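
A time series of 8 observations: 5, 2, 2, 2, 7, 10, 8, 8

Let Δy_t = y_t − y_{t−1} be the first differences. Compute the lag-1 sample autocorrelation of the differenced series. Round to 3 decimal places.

First differences Δy: -3, 0, 0, 5, 3, -2, 0
Mean of differences = 0.4286
Numerator Σ(Δy_t−Δȳ)(Δy_{t+1}−Δȳ) = 6.2449
Denominator Σ(Δy_t−Δȳ)² = 45.7143
r_1(Δy) = 6.2449 / 45.7143 = 0.137

0.137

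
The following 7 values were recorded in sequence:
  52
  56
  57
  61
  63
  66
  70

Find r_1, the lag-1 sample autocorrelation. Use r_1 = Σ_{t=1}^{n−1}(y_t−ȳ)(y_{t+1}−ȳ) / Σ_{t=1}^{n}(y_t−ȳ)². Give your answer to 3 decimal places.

0.516

Mean ȳ = (52 + 56 + 57 + 61 + 63 + 66 + 70)/7 = 60.7143
Σ(y_t−ȳ)(y_{t+1}−ȳ) = (41.0816) + (17.5102) + (-1.0612) + (0.6531) + (12.0816) + (49.0816) = 119.3469
Denominator Σ(y_t−ȳ)² = 231.4286
r_1 = 119.3469 / 231.4286 = 0.516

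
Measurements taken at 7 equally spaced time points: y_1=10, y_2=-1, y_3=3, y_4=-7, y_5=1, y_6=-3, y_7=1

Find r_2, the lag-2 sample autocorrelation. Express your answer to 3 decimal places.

Mean ȳ = (10 − 1 + 3 − 7 + 1 − 3 + 1)/7 = 0.5714
Deviations from mean: 9.4286, -1.5714, 2.4286, -7.5714, 0.4286, -3.5714, 0.4286
Σ(y_t−ȳ)(y_{t+2}−ȳ) = (22.8980) + (11.8980) + (1.0408) + (27.0408) + (0.1837) = 63.0612
Denominator Σ(y_t−ȳ)² = 167.7143
r_2 = 63.0612 / 167.7143 = 0.376

0.376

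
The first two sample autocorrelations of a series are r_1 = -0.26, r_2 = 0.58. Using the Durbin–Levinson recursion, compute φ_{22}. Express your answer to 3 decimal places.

φ_{22} = (r_2 − r_1²) / (1 − r_1²)
r_1² = (-0.26)² = 0.0676
Numerator = 0.58 − 0.0676 = 0.5124; denominator = 1 − 0.0676 = 0.9324
φ_{22} = 0.5124 / 0.9324 = 0.550

0.550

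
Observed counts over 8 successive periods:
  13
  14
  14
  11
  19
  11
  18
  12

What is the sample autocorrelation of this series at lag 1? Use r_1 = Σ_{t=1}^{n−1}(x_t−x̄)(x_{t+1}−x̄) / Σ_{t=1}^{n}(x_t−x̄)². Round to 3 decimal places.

-0.781

Mean x̄ = (13 + 14 + 14 + 11 + 19 + 11 + 18 + 12)/8 = 14.0000
Numerator Σ_{t=1}^{7}(x_t−x̄)(x_{t+1}−x̄) = -50.0000
Denominator Σ(x_t−x̄)² = 64.0000
r_1 = -50.0000 / 64.0000 = -0.781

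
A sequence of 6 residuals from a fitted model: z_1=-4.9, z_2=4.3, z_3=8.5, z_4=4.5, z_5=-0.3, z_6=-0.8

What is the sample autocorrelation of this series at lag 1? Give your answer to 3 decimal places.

Mean z̄ = (-4.9 + 4.3 + 8.5 + 4.5 − 0.3 − 0.8)/6 = 1.8833
Deviations from mean: -6.7833, 2.4167, 6.6167, 2.6167, -2.1833, -2.6833
Σ(z_t−z̄)(z_{t+1}−z̄) = (-16.3931) + (15.9903) + (17.3136) + (-5.7131) + (5.8586) = 17.0564
Denominator Σ(z_t−z̄)² = 114.4483
r_1 = 17.0564 / 114.4483 = 0.149

0.149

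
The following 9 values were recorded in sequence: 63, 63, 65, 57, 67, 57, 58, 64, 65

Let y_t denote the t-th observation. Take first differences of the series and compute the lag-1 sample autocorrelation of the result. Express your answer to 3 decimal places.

First differences Δy: 0, 2, -8, 10, -10, 1, 6, 1
Mean of differences = 0.2500
Numerator Σ(Δy_t−Δȳ)(Δy_{t+1}−Δȳ) = -194.3125
Denominator Σ(Δy_t−Δȳ)² = 305.5000
r_1(Δy) = -194.3125 / 305.5000 = -0.636

-0.636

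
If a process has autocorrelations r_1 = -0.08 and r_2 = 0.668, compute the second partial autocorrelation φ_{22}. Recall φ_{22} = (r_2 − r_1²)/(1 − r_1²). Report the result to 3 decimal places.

0.666

φ_{22} = (r_2 − r_1²) / (1 − r_1²)
r_1² = (-0.08)² = 0.0064
Numerator = 0.668 − 0.0064 = 0.6616; denominator = 1 − 0.0064 = 0.9936
φ_{22} = 0.6616 / 0.9936 = 0.666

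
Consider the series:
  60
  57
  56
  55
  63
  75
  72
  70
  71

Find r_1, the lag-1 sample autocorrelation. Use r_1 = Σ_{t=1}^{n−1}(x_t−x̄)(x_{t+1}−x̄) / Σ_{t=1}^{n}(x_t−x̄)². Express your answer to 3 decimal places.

Mean x̄ = (60 + 57 + 56 + 55 + 63 + 75 + 72 + 70 + 71)/9 = 64.3333
Numerator Σ_{t=1}^{8}(x_t−x̄)(x_{t+1}−x̄) = 331.8889
Denominator Σ(x_t−x̄)² = 480.0000
r_1 = 331.8889 / 480.0000 = 0.691

0.691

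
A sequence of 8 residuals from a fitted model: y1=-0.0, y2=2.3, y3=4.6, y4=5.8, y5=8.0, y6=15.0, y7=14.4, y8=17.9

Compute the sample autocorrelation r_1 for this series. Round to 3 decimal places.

0.600

Mean ȳ = (-0.0 + 2.3 + 4.6 + 5.8 + 8.0 + 15.0 + 14.4 + 17.9)/8 = 8.5000
Numerator Σ_{t=1}^{7}(y_t−ȳ)(y_{t+1}−ȳ) = 179.3200
Denominator Σ(y_t−ȳ)² = 298.8600
r_1 = 179.3200 / 298.8600 = 0.600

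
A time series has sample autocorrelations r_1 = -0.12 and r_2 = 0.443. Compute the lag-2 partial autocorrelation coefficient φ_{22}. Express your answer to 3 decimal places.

φ_{22} = (r_2 − r_1²) / (1 − r_1²)
r_1² = (-0.12)² = 0.0144
Numerator = 0.443 − 0.0144 = 0.4286; denominator = 1 − 0.0144 = 0.9856
φ_{22} = 0.4286 / 0.9856 = 0.435

0.435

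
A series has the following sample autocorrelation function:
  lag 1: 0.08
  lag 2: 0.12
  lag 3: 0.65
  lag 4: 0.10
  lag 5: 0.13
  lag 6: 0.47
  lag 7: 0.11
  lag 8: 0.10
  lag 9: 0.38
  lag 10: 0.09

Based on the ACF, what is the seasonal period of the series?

3

The largest autocorrelation is r_3 = 0.65, with weaker echoes at lags 6 (0.47) and 9 (0.38); the remaining lags stay at or below 0.13.
The dominant spike at lag 3 indicates a seasonal period of 3.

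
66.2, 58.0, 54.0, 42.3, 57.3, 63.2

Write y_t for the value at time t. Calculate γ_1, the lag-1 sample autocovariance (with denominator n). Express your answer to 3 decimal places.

Mean ȳ = (66.2 + 58.0 + 54.0 + 42.3 + 57.3 + 63.2)/6 = 56.8333
Deviations: 9.3667, 1.1667, -2.8333, -14.5333, 0.4667, 6.3667
Σ_{t=1}^{5}(y_t−ȳ)(y_{t+1}−ȳ) = 44.9889
γ_1 = 44.9889 / 6 = 7.498

7.498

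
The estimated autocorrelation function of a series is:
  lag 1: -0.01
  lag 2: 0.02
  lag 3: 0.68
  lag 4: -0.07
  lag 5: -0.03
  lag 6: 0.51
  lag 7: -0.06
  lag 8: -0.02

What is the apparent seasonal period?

3

The largest autocorrelation is r_3 = 0.68, with a weaker echo at lag 6 (0.51); the remaining lags stay at or below 0.02.
The dominant spike at lag 3 indicates a seasonal period of 3.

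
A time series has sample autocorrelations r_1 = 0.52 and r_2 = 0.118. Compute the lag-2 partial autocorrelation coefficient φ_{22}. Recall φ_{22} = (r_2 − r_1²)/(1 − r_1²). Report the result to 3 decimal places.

φ_{22} = (r_2 − r_1²) / (1 − r_1²)
r_1² = (0.52)² = 0.2704
Numerator = 0.118 − 0.2704 = -0.1524; denominator = 1 − 0.2704 = 0.7296
φ_{22} = -0.1524 / 0.7296 = -0.209

-0.209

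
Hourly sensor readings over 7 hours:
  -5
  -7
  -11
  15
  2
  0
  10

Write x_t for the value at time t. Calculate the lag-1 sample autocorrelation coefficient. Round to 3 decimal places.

Mean x̄ = (-5 − 7 − 11 + 15 + 2 + 0 + 10)/7 = 0.5714
Deviations from mean: -5.5714, -7.5714, -11.5714, 14.4286, 1.4286, -0.5714, 9.4286
Σ(x_t−x̄)(x_{t+1}−x̄) = (42.1837) + (87.6122) + (-166.9592) + (20.6122) + (-0.8163) + (-5.3878) = -22.7551
Denominator Σ(x_t−x̄)² = 521.7143
r_1 = -22.7551 / 521.7143 = -0.044

-0.044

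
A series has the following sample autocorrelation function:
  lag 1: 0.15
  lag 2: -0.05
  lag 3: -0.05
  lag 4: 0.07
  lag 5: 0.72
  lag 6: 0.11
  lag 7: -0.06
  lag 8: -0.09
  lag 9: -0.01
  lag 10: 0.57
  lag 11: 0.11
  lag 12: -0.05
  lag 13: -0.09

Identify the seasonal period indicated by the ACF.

The largest autocorrelation is r_5 = 0.72, with a weaker echo at lag 10 (0.57); the remaining lags stay at or below 0.15.
The dominant spike at lag 5 indicates a seasonal period of 5.

5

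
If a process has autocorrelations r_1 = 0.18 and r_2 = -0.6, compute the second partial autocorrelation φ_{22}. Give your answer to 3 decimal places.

φ_{22} = (r_2 − r_1²) / (1 − r_1²)
r_1² = (0.18)² = 0.0324
Numerator = -0.6 − 0.0324 = -0.6324; denominator = 1 − 0.0324 = 0.9676
φ_{22} = -0.6324 / 0.9676 = -0.654

-0.654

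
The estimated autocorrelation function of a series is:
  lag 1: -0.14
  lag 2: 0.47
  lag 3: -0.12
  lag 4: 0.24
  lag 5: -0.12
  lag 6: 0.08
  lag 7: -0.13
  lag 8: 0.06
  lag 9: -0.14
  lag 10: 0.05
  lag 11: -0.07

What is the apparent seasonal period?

The largest autocorrelation is r_2 = 0.47, with a weaker echo at lag 4 (0.24); the remaining lags stay at or below 0.08.
The dominant spike at lag 2 indicates a seasonal period of 2.

2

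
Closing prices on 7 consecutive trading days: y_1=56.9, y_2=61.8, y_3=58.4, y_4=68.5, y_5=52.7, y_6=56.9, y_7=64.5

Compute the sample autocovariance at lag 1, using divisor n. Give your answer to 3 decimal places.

Mean ȳ = (56.9 + 61.8 + 58.4 + 68.5 + 52.7 + 56.9 + 64.5)/7 = 59.9571
Σ_{t=1}^{6}(y_t−ȳ)(y_{t+1}−ȳ) = -75.5047
γ_1 = -75.5047 / 7 = -10.786

-10.786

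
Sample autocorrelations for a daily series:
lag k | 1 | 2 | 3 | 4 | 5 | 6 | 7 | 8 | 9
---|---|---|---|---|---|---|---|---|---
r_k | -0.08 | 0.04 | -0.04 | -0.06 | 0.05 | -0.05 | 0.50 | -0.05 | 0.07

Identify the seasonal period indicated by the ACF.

7

The largest autocorrelation is r_7 = 0.50; the remaining lags stay at or below 0.07.
The dominant spike at lag 7 indicates a seasonal period of 7.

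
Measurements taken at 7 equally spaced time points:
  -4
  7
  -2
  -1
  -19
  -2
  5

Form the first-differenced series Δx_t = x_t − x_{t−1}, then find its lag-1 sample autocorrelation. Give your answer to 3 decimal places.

First differences Δx: 11, -9, 1, -18, 17, 7
Mean of differences = 1.5000
Numerator Σ(Δx_t−Δx̄)(Δx_{t+1}−Δx̄) = -301.7500
Denominator Σ(Δx_t−Δx̄)² = 851.5000
r_1(Δx) = -301.7500 / 851.5000 = -0.354

-0.354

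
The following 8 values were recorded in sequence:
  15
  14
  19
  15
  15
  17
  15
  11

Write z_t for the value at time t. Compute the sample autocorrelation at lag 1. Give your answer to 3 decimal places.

-0.126

Mean z̄ = (15 + 14 + 19 + 15 + 15 + 17 + 15 + 11)/8 = 15.1250
Deviations from mean: -0.1250, -1.1250, 3.8750, -0.1250, -0.1250, 1.8750, -0.1250, -4.1250
Numerator Σ_{t=1}^{7}(z_t−z̄)(z_{t+1}−z̄) = -4.6406
Denominator Σ(z_t−z̄)² = 36.8750
r_1 = -4.6406 / 36.8750 = -0.126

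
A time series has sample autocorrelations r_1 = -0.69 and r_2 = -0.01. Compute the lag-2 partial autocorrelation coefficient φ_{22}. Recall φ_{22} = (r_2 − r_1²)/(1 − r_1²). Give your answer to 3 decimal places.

-0.928

φ_{22} = (r_2 − r_1²) / (1 − r_1²)
r_1² = (-0.69)² = 0.4761
Numerator = -0.01 − 0.4761 = -0.4861; denominator = 1 − 0.4761 = 0.5239
φ_{22} = -0.4861 / 0.5239 = -0.928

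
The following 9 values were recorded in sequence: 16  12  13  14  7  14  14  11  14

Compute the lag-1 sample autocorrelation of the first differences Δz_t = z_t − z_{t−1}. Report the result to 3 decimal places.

First differences Δz: -4, 1, 1, -7, 7, 0, -3, 3
Mean of differences = -0.2500
Numerator Σ(Δz_t−Δz̄)(Δz_{t+1}−Δz̄) = -68.3125
Denominator Σ(Δz_t−Δz̄)² = 133.5000
r_1(Δz) = -68.3125 / 133.5000 = -0.512

-0.512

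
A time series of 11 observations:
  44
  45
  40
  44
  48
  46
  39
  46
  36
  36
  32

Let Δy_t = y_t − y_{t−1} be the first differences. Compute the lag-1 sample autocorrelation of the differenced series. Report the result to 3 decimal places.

First differences Δy: 1, -5, 4, 4, -2, -7, 7, -10, 0, -4
Mean of differences = -1.2000
Numerator Σ(Δy_t−Δȳ)(Δy_{t+1}−Δȳ) = -134.2400
Denominator Σ(Δy_t−Δȳ)² = 261.6000
r_1(Δy) = -134.2400 / 261.6000 = -0.513

-0.513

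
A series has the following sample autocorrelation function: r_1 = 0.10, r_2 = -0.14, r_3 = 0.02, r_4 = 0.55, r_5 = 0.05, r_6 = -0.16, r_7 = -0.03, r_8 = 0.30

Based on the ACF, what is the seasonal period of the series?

4

The largest autocorrelation is r_4 = 0.55, with a weaker echo at lag 8 (0.30); the remaining lags stay at or below 0.10.
The dominant spike at lag 4 indicates a seasonal period of 4.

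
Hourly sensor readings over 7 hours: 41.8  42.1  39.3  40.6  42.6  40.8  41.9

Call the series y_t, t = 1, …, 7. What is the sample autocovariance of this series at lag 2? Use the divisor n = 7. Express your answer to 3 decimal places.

-0.433

Mean ȳ = (41.8 + 42.1 + 39.3 + 40.6 + 42.6 + 40.8 + 41.9)/7 = 41.3000
Deviations: 0.5000, 0.8000, -2.0000, -0.7000, 1.3000, -0.5000, 0.6000
Σ_{t=1}^{5}(y_t−ȳ)(y_{t+2}−ȳ) = -3.0300
γ_2 = -3.0300 / 7 = -0.433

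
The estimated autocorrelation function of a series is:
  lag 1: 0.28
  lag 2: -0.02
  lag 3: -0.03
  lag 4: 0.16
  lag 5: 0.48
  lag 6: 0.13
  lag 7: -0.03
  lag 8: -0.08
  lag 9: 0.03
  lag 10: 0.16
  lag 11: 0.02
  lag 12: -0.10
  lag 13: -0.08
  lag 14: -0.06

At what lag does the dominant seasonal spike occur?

5

The largest autocorrelation is r_5 = 0.48; the remaining lags stay at or below 0.28.
The dominant spike at lag 5 indicates a seasonal period of 5.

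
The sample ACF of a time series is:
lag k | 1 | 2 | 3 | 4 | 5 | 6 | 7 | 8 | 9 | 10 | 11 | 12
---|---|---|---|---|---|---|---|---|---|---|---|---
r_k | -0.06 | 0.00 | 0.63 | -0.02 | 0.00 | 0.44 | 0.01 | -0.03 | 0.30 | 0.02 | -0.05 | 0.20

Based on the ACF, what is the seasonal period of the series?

3

The largest autocorrelation is r_3 = 0.63, with weaker echoes at lags 6 (0.44), 9 (0.30) and 12 (0.20); the remaining lags stay at or below 0.02.
The dominant spike at lag 3 indicates a seasonal period of 3.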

▶ **TASK GOAL**
From the records above, pull every line that carries the word "over".

▶ **RESULT OF THIS EXERCISE**
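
Observed counts over 8 successive periods:
Hourly sensor readings over 7 hours:
Hourly sensor readings over 7 hours: 41.8  42.1  39.3  40.6  42.6  40.8  41.9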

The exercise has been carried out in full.